_Exercise materials_.
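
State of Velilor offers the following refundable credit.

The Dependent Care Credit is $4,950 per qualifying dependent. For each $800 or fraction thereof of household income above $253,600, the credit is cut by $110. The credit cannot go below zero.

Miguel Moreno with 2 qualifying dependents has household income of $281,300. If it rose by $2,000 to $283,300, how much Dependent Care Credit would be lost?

$330

At $281,300 — base = 2 × $4,950 = $9,900. income exceeds $253,600 by $27,700, which is 35 full-or-partial $800 increments; reduction = 35 × $110 = $3,850, leaving $6,050.
At $283,300 — base = 2 × $4,950 = $9,900. income exceeds $253,600 by $29,700, which is 38 full-or-partial $800 increments; reduction = 38 × $110 = $4,180, leaving $5,720.
Lost: $6,050 − $5,720 = $330.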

_About this task_. In the listing above, find the line containing "Miguel Moreno with" and please quote exactly that line through the last one, and no other lines.

_Your solution_.
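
Miguel Moreno with 2 qualifying dependents has household income of $281,300. If it rose by $2,000 to $283,300, how much Dependent Care Credit would be lost?

$330

At $281,300 — base = 2 × $4,950 = $9,900. income exceeds $253,600 by $27,700, which is 35 full-or-partial $800 increments; reduction = 35 × $110 = $3,850, leaving $6,050.
At $283,300 — base = 2 × $4,950 = $9,900. income exceeds $253,600 by $29,700, which is 38 full-or-partial $800 increments; reduction = 38 × $110 = $4,180, leaving $5,720.
Lost: $6,050 − $5,720 = $330.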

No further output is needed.